- Input for this task
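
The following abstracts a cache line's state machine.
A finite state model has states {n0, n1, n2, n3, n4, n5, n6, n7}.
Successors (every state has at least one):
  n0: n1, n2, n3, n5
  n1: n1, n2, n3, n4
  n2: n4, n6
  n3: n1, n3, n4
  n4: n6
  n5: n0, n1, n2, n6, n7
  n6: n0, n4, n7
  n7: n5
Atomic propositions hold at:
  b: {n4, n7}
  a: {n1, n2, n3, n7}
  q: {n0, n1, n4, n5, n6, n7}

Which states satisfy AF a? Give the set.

AF a: least fixpoint, start Z0 = {n1, n2, n3, n7}, add states with every successor in Z. Already a fixed point.
Sat(AF a) = {n1, n2, n3, n7}

{n1, n2, n3, n7}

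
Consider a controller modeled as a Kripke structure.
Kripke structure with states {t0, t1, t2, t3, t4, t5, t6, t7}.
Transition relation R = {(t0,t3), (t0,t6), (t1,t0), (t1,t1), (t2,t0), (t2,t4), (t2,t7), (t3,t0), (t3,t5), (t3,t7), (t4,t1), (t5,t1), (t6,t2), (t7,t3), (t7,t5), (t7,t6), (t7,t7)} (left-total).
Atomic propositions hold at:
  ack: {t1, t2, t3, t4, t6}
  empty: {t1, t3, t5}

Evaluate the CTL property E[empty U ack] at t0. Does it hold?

E[empty U ack]: least fixpoint, start Z0 = Sat(ack) = {t1, t2, t3, t4, t6}, add states in Sat(empty) with some successor in Z. Z1 = {t1, t2, t3, t4, t5, t6}; fixed.
Sat(E[empty U ack]) = {t1, t2, t3, t4, t5, t6}
t0 ∉ Sat(E[empty U ack]) = {t1, t2, t3, t4, t5, t6}, so the formula does not hold at t0.

No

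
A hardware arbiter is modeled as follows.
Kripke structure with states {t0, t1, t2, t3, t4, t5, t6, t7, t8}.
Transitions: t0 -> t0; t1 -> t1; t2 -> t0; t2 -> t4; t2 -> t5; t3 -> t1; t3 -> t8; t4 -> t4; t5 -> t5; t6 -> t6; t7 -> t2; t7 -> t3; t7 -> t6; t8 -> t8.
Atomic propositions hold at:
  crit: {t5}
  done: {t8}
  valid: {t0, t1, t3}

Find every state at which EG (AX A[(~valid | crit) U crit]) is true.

{t5}

Sat(~valid) = {t2, t4, t5, t6, t7, t8}
Sat(~valid | crit) = {t2, t4, t5, t6, t7, t8}
A[(~valid | crit) U crit]: least fixpoint, start Z0 = Sat(crit) = {t5}, add states in Sat(~valid | crit) with every successor in Z. Already a fixed point.
Sat(A[(~valid | crit) U crit]) = {t5}
Sat(AX A[(~valid | crit) U crit]) = {s : every successor in {t5}} = {t5}
EG (AX A[(~valid | crit) U crit]): greatest fixpoint, start Z0 = {t5}, keep only states in Sat with some successor in Z. Already a fixed point.
Sat(EG (AX A[(~valid | crit) U crit])) = {t5}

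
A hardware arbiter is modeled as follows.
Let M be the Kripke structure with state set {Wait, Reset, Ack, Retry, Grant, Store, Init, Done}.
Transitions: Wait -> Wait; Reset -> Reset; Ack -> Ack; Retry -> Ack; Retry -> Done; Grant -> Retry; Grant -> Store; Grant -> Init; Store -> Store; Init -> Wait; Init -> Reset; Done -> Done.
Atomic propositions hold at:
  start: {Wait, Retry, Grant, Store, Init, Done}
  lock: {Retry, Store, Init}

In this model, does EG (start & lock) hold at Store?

Sat(start & lock) = {Retry, Store, Init}
EG (start & lock): greatest fixpoint, start Z0 = {Retry, Store, Init}, keep only states in Sat with some successor in Z. Z1 = {Store}; fixed.
Sat(EG (start & lock)) = {Store}
Store ∈ Sat(EG (start & lock)) = {Store}, so the formula holds at Store.

Yes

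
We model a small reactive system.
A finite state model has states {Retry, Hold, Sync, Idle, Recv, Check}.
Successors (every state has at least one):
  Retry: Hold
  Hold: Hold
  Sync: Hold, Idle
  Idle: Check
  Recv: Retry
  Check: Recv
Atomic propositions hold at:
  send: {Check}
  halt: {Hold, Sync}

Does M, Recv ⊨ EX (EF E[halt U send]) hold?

E[halt U send]: least fixpoint, start Z0 = Sat(send) = {Check}, add states in Sat(halt) with some successor in Z. Already a fixed point.
Sat(E[halt U send]) = {Check}
EF E[halt U send]: least fixpoint, start Z0 = {Check}, add states with some successor in Z. Z1 = {Idle, Check}; Z2 = {Sync, Idle, Check}; fixed.
Sat(EF E[halt U send]) = {Sync, Idle, Check}
Sat(EX (EF E[halt U send])) = {s : some successor in {Sync, Idle, Check}} = {Sync, Idle}
Recv ∉ Sat(EX (EF E[halt U send])) = {Sync, Idle}, so the formula does not hold at Recv.

No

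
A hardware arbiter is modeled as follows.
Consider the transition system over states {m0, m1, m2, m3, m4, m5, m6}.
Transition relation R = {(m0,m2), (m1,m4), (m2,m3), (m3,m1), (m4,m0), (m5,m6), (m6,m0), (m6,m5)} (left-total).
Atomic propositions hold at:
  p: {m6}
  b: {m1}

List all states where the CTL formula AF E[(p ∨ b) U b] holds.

Sat(p ∨ b) = {m1, m6}
E[(p ∨ b) U b]: least fixpoint, start Z0 = Sat(b) = {m1}, add states in Sat(p ∨ b) with some successor in Z. Already a fixed point.
Sat(E[(p ∨ b) U b]) = {m1}
AF E[(p ∨ b) U b]: least fixpoint, start Z0 = {m1}, add states with every successor in Z. Z1 = {m1, m3}; Z2 = {m1, m2, m3}; Z3 = {m0, m1, m2, m3}; Z4 = {m0, m1, m2, m3, m4}; fixed.
Sat(AF E[(p ∨ b) U b]) = {m0, m1, m2, m3, m4}

{m0, m1, m2, m3, m4}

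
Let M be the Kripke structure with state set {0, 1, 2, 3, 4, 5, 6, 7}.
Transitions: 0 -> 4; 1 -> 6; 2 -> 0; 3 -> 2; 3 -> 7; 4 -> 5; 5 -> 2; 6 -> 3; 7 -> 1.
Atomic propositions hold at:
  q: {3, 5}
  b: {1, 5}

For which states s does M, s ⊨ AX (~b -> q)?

{4, 6, 7}

Sat(~b) = {0, 2, 3, 4, 6, 7}
Sat(~b -> q) = {1, 3, 5}
Sat(AX (~b -> q)) = {s : every successor in {1, 3, 5}} = {4, 6, 7}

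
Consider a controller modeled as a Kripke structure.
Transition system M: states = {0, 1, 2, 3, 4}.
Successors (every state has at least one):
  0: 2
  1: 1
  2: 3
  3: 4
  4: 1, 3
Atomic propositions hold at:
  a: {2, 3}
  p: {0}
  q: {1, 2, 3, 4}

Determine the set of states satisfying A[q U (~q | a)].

{0, 2, 3}

Sat(~q) = {0}
Sat(~q | a) = {0, 2, 3}
A[q U (~q | a)]: least fixpoint, start Z0 = Sat((~q | a)) = {0, 2, 3}, add states in Sat(q) with every successor in Z. Already a fixed point.
Sat(A[q U (~q | a)]) = {0, 2, 3}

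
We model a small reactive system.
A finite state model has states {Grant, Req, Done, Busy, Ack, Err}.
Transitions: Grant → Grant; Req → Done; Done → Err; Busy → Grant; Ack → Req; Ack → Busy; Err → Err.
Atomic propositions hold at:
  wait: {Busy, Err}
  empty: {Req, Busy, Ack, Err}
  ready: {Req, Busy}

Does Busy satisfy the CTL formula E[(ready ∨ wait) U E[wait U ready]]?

Sat(ready ∨ wait) = {Req, Busy, Err}
E[wait U ready]: least fixpoint, start Z0 = Sat(ready) = {Req, Busy}, add states in Sat(wait) with some successor in Z. Already a fixed point.
Sat(E[wait U ready]) = {Req, Busy}
E[(ready ∨ wait) U E[wait U ready]]: least fixpoint, start Z0 = Sat(E[wait U ready]) = {Req, Busy}, add states in Sat(ready ∨ wait) with some successor in Z. Already a fixed point.
Sat(E[(ready ∨ wait) U E[wait U ready]]) = {Req, Busy}
Busy ∈ Sat(E[(ready ∨ wait) U E[wait U ready]]) = {Req, Busy}, so the formula holds at Busy.

Yes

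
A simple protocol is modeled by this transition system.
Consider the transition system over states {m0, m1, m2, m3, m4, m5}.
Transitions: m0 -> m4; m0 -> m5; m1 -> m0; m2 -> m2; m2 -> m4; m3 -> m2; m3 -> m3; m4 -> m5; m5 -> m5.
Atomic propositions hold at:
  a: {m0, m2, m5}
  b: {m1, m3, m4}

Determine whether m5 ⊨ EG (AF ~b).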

- Required work
Check each line of the records above for the string "over", and report every line that has it.

- Exercise result
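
Consider the transition system over states {m0, m1, m2, m3, m4, m5, m6}.
Consider the transition system over states {m0, m1, m2, m3, m4, m5}.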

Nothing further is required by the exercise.